# [Try it]
The lines to return are those below that contain the word "which".

# [Data to process]
'''

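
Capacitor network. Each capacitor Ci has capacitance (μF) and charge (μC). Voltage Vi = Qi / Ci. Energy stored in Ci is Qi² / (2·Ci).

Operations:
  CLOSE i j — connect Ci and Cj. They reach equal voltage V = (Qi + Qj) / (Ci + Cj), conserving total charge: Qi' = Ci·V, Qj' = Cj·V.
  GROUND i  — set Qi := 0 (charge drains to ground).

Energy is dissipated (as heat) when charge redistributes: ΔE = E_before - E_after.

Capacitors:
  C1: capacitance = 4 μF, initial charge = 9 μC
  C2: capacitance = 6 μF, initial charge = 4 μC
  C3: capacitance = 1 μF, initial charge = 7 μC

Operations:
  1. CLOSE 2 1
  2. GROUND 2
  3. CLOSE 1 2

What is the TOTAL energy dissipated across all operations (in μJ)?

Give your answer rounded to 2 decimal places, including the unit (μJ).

Answer: 10.11 μJ

Derivation:
Initial: C1(4μF, Q=9μC, V=2.25V), C2(6μF, Q=4μC, V=0.67V), C3(1μF, Q=7μC, V=7.00V)
Op 1: CLOSE 2-1: Q_total=13.00, C_total=10.00, V=1.30; Q2=7.80, Q1=5.20; dissipated=3.008
Op 2: GROUND 2: Q2=0; energy lost=5.070
Op 3: CLOSE 1-2: Q_total=5.20, C_total=10.00, V=0.52; Q1=2.08, Q2=3.12; dissipated=2.028
Total dissipated: 10.106 μJ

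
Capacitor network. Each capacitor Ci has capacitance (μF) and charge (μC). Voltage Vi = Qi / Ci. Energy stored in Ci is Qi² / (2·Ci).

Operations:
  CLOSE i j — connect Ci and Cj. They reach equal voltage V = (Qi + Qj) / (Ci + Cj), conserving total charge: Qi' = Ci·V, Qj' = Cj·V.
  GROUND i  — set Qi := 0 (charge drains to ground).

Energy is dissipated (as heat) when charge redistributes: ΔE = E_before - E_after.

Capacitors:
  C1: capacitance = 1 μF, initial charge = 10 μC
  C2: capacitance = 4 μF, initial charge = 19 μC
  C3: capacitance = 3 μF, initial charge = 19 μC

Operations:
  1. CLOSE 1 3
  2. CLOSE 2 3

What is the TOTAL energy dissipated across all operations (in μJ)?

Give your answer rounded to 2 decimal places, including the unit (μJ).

Initial: C1(1μF, Q=10μC, V=10.00V), C2(4μF, Q=19μC, V=4.75V), C3(3μF, Q=19μC, V=6.33V)
Op 1: CLOSE 1-3: Q_total=29.00, C_total=4.00, V=7.25; Q1=7.25, Q3=21.75; dissipated=5.042
Op 2: CLOSE 2-3: Q_total=40.75, C_total=7.00, V=5.82; Q2=23.29, Q3=17.46; dissipated=5.357
Total dissipated: 10.399 μJ

Answer: 10.40 μJ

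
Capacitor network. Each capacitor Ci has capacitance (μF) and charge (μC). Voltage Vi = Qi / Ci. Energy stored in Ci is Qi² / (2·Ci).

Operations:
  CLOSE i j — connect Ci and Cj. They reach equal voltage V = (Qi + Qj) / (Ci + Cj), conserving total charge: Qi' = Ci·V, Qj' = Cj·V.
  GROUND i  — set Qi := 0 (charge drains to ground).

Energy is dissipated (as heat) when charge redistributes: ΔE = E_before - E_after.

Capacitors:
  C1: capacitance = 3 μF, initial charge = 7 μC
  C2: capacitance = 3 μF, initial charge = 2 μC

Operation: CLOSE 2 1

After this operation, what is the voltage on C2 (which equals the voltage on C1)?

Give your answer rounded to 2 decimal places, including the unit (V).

Initial: C1(3μF, Q=7μC, V=2.33V), C2(3μF, Q=2μC, V=0.67V)
Op 1: CLOSE 2-1: Q_total=9.00, C_total=6.00, V=1.50; Q2=4.50, Q1=4.50; dissipated=2.083

Answer: 1.50 V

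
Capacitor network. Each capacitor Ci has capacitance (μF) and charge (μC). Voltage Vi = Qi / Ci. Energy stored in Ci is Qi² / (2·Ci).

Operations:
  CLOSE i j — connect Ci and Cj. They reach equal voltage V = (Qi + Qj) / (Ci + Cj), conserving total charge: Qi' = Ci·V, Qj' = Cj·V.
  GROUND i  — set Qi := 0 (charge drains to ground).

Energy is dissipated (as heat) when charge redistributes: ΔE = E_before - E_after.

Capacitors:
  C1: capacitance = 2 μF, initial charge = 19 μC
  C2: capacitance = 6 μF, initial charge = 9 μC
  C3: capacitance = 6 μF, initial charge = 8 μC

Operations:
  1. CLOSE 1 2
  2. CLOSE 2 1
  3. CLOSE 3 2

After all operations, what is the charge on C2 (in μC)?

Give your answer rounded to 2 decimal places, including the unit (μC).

Initial: C1(2μF, Q=19μC, V=9.50V), C2(6μF, Q=9μC, V=1.50V), C3(6μF, Q=8μC, V=1.33V)
Op 1: CLOSE 1-2: Q_total=28.00, C_total=8.00, V=3.50; Q1=7.00, Q2=21.00; dissipated=48.000
Op 2: CLOSE 2-1: Q_total=28.00, C_total=8.00, V=3.50; Q2=21.00, Q1=7.00; dissipated=0.000
Op 3: CLOSE 3-2: Q_total=29.00, C_total=12.00, V=2.42; Q3=14.50, Q2=14.50; dissipated=7.042
Final charges: Q1=7.00, Q2=14.50, Q3=14.50

Answer: 14.50 μC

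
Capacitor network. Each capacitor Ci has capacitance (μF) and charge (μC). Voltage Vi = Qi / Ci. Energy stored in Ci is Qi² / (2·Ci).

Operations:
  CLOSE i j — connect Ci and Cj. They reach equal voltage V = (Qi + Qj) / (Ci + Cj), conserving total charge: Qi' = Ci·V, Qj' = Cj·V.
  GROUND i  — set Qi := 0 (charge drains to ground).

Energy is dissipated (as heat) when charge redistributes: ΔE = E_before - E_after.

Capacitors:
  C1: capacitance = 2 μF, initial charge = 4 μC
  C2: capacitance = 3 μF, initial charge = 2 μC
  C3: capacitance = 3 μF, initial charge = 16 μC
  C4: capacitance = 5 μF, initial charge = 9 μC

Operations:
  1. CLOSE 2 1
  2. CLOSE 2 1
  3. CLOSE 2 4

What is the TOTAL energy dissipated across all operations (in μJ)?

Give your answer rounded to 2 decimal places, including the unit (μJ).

Initial: C1(2μF, Q=4μC, V=2.00V), C2(3μF, Q=2μC, V=0.67V), C3(3μF, Q=16μC, V=5.33V), C4(5μF, Q=9μC, V=1.80V)
Op 1: CLOSE 2-1: Q_total=6.00, C_total=5.00, V=1.20; Q2=3.60, Q1=2.40; dissipated=1.067
Op 2: CLOSE 2-1: Q_total=6.00, C_total=5.00, V=1.20; Q2=3.60, Q1=2.40; dissipated=0.000
Op 3: CLOSE 2-4: Q_total=12.60, C_total=8.00, V=1.57; Q2=4.72, Q4=7.88; dissipated=0.338
Total dissipated: 1.404 μJ

Answer: 1.40 μJ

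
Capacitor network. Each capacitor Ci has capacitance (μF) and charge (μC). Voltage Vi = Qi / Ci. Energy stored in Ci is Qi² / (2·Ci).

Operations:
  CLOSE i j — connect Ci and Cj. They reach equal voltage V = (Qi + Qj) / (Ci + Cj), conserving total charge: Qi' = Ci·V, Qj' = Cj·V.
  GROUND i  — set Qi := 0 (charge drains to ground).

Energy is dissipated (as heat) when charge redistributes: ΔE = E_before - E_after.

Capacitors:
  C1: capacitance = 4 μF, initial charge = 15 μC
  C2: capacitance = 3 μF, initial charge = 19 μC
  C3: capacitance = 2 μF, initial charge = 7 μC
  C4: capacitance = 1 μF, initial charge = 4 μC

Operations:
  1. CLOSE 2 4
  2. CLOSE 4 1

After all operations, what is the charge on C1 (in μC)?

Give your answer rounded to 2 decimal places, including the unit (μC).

Answer: 16.60 μC

Derivation:
Initial: C1(4μF, Q=15μC, V=3.75V), C2(3μF, Q=19μC, V=6.33V), C3(2μF, Q=7μC, V=3.50V), C4(1μF, Q=4μC, V=4.00V)
Op 1: CLOSE 2-4: Q_total=23.00, C_total=4.00, V=5.75; Q2=17.25, Q4=5.75; dissipated=2.042
Op 2: CLOSE 4-1: Q_total=20.75, C_total=5.00, V=4.15; Q4=4.15, Q1=16.60; dissipated=1.600
Final charges: Q1=16.60, Q2=17.25, Q3=7.00, Q4=4.15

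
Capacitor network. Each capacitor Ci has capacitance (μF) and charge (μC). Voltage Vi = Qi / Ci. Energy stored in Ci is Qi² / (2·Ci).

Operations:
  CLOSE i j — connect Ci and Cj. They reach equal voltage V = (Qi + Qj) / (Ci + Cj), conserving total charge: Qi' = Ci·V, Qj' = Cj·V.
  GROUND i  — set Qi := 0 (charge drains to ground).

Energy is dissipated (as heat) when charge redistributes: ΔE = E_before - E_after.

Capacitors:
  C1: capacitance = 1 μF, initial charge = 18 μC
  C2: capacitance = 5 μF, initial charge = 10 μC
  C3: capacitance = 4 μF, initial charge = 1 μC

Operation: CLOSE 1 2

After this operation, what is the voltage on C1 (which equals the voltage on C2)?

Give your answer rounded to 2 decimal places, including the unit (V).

Initial: C1(1μF, Q=18μC, V=18.00V), C2(5μF, Q=10μC, V=2.00V), C3(4μF, Q=1μC, V=0.25V)
Op 1: CLOSE 1-2: Q_total=28.00, C_total=6.00, V=4.67; Q1=4.67, Q2=23.33; dissipated=106.667

Answer: 4.67 V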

'''

# [Result]
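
After this operation, what is the voltage on C2 (which equals the voltage on C1)?
After this operation, what is the voltage on C1 (which equals the voltage on C2)?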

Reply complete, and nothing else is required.